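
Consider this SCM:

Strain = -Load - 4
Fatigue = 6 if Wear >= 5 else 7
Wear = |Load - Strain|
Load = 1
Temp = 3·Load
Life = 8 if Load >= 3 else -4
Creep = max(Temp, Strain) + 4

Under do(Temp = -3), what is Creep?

1

The intervention breaks the incoming arrows to Temp: Temp = 3·Load no longer applies, and Temp = -3.
Strain = -Load - 4  [with Load=1]  = -5
Creep = max(Temp, Strain) + 4  [with Temp=-3, Strain=-5]  = 1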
════════════════════
WHAT YOU SHOULD DO:
Look through the entries above and copy each line that has "Wear" in it.

YOUR SOLUTION:
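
Fatigue = 6 if Wear >= 5 else 7
Wear = |Load - Strain|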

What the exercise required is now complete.